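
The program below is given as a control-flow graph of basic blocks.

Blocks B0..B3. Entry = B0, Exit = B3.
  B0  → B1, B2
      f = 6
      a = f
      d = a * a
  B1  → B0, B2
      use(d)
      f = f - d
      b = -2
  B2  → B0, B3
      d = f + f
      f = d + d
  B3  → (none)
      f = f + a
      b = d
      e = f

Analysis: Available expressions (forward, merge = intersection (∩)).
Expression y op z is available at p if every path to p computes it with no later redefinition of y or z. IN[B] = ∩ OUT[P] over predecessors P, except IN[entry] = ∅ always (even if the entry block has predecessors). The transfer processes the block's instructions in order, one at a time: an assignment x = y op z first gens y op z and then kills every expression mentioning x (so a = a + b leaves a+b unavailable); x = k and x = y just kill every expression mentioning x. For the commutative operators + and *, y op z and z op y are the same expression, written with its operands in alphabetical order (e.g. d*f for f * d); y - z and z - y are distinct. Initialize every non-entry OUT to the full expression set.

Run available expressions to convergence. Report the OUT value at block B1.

Per-block solution:
  B0: | IN={} | OUT={a*a}
  B1: | IN={a*a} | OUT={a*a}
  B2: | IN={a*a} | OUT={a*a, d+d}
  B3: | IN={a*a, d+d} | OUT={a*a, d+d}

Merge at B1: IN[B1] = OUT[B0] = {a*a}
Applying B1's transfer function to that IN value gives OUT[B1] (row B1 above).

Answer: {a*a}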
══════════
→ **Work to complete**:
Give an exact copy of all the data shown above.

→ **Written answer**:
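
The program below is given as a control-flow graph of basic blocks.

Blocks B0..B3. Entry = B0, Exit = B3.
  B0  → B1, B2
      f = 6
      a = f
      d = a * a
  B1  → B0, B2
      use(d)
      f = f - d
      b = -2
  B2  → B0, B3
      d = f + f
      f = d + d
  B3  → (none)
      f = f + a
      b = d
      e = f

Analysis: Available expressions (forward, merge = intersection (∩)).
Expression y op z is available at p if every path to p computes it with no later redefinition of y or z. IN[B] = ∩ OUT[P] over predecessors P, except IN[entry] = ∅ always (even if the entry block has predecessors). The transfer processes the block's instructions in order, one at a time: an assignment x = y op z first gens y op z and then kills every expression mentioning x (so a = a + b leaves a+b unavailable); x = k and x = y just kill every expression mentioning x. For the commutative operators + and *, y op z and z op y are the same expression, written with its operands in alphabetical order (e.g. d*f for f * d); y - z and z - y are distinct. Initialize every non-entry OUT to the full expression set.

Run available expressions to convergence. Report the OUT value at block B1.

Per-block solution:
  B0: | IN={} | OUT={a*a}
  B1: | IN={a*a} | OUT={a*a}
  B2: | IN={a*a} | OUT={a*a, d+d}
  B3: | IN={a*a, d+d} | OUT={a*a, d+d}

Merge at B1: IN[B1] = OUT[B0] = {a*a}
Applying B1's transfer function to that IN value gives OUT[B1] (row B1 above).

Answer: {a*a}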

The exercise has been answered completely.